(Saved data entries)

--- START ---

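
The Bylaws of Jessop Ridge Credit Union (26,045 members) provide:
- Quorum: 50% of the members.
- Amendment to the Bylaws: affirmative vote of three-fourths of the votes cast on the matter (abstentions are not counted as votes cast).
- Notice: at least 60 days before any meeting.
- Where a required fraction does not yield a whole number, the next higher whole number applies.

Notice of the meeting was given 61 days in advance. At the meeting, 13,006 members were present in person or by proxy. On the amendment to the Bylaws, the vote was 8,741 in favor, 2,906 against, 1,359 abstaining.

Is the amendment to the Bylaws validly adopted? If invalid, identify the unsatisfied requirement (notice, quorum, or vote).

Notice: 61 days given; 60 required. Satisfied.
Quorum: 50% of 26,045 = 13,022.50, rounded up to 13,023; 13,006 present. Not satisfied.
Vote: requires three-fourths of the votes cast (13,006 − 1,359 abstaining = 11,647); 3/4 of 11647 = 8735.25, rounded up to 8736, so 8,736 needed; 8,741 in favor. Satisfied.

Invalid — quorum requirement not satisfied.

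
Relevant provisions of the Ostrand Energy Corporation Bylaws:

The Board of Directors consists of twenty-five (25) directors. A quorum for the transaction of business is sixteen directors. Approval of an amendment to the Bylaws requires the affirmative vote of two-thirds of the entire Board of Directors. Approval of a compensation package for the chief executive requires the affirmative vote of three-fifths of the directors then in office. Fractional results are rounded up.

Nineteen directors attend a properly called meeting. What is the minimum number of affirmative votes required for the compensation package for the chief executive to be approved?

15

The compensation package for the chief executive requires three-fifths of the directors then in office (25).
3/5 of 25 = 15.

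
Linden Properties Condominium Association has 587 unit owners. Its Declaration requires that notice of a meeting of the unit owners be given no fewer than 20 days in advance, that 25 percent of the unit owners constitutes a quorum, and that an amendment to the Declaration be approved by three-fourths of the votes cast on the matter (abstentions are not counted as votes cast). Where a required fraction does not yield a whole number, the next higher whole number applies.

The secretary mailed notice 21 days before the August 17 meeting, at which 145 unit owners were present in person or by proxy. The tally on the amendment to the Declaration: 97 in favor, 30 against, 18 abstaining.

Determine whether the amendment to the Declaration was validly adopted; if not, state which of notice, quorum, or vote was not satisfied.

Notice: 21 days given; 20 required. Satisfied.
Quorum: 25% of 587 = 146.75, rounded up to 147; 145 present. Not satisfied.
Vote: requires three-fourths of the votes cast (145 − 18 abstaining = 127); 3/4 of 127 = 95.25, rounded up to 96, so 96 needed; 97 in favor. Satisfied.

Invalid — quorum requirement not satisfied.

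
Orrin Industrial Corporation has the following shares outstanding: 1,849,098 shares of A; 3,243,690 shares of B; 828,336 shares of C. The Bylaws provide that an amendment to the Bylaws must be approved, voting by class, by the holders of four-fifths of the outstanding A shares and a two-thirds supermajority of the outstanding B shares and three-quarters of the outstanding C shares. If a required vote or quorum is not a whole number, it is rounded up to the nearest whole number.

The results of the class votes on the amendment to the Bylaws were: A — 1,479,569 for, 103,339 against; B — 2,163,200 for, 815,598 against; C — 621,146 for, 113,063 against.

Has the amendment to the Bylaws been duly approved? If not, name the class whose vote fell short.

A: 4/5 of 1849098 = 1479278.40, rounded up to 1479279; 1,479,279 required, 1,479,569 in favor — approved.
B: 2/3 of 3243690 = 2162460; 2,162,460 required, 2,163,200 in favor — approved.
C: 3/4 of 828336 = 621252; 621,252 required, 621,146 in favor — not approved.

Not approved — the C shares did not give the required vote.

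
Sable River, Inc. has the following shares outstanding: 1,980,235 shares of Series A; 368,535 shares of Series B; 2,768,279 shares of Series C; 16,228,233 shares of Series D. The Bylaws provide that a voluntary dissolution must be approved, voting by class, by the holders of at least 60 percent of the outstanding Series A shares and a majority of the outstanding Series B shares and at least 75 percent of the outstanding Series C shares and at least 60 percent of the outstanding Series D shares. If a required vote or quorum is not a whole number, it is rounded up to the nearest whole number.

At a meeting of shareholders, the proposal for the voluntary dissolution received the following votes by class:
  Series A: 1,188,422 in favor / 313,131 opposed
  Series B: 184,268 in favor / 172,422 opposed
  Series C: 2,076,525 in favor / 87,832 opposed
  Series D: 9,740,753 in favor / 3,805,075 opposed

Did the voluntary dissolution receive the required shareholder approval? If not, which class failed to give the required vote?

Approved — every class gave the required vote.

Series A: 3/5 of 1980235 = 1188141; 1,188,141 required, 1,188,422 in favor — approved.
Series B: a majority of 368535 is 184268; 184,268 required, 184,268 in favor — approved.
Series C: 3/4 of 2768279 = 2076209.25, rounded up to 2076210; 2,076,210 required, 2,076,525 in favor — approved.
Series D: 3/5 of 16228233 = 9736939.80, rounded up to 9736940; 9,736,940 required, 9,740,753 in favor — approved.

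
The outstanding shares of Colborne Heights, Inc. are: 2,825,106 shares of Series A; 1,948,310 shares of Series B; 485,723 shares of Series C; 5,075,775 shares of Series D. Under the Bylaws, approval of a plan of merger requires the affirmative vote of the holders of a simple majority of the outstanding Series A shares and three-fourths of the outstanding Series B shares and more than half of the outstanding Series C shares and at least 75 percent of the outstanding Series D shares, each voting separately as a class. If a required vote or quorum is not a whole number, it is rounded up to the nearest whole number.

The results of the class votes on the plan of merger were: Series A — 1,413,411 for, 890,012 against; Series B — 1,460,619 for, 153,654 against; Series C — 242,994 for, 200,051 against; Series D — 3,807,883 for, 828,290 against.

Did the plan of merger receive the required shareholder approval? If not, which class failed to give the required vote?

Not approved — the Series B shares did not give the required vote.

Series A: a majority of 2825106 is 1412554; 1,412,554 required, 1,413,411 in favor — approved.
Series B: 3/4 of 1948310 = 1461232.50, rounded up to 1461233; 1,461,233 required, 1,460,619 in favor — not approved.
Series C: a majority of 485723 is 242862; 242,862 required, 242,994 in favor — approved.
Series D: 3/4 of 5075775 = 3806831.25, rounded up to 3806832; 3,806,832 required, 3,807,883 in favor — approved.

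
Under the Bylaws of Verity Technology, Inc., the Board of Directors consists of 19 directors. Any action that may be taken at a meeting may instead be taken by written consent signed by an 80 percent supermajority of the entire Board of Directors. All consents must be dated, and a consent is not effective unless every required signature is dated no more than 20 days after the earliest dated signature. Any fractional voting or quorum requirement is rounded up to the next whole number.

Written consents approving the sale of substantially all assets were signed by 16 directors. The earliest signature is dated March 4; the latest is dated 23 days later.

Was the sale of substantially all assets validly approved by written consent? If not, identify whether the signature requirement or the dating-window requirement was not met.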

--- END ---

= WHAT THE EXERCISE ASKS =
Copy out each line of the data above, exactly, if it lies between the line holding "Series C: 2,076,525" and the line holding "The results of the class votes on the plan", inclusive; copy no other line.

= RESULT OF THE TASK =
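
  Series C: 2,076,525 in favor / 87,832 opposed
  Series D: 9,740,753 in favor / 3,805,075 opposed

Did the voluntary dissolution receive the required shareholder approval? If not, which class failed to give the required vote?

Approved — every class gave the required vote.

Series A: 3/5 of 1980235 = 1188141; 1,188,141 required, 1,188,422 in favor — approved.
Series B: a majority of 368535 is 184268; 184,268 required, 184,268 in favor — approved.
Series C: 3/4 of 2768279 = 2076209.25, rounded up to 2076210; 2,076,210 required, 2,076,525 in favor — approved.
Series D: 3/5 of 16228233 = 9736939.80, rounded up to 9736940; 9,736,940 required, 9,740,753 in favor — approved.

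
The outstanding shares of Colborne Heights, Inc. are: 2,825,106 shares of Series A; 1,948,310 shares of Series B; 485,723 shares of Series C; 5,075,775 shares of Series D. Under the Bylaws, approval of a plan of merger requires the affirmative vote of the holders of a simple majority of the outstanding Series A shares and three-fourths of the outstanding Series B shares and more than half of the outstanding Series C shares and at least 75 percent of the outstanding Series D shares, each voting separately as a class. If a required vote or quorum is not a whole number, it is rounded up to the nearest whole number.

The results of the class votes on the plan of merger were: Series A — 1,413,411 for, 890,012 against; Series B — 1,460,619 for, 153,654 against; Series C — 242,994 for, 200,051 against; Series D — 3,807,883 for, 828,290 against.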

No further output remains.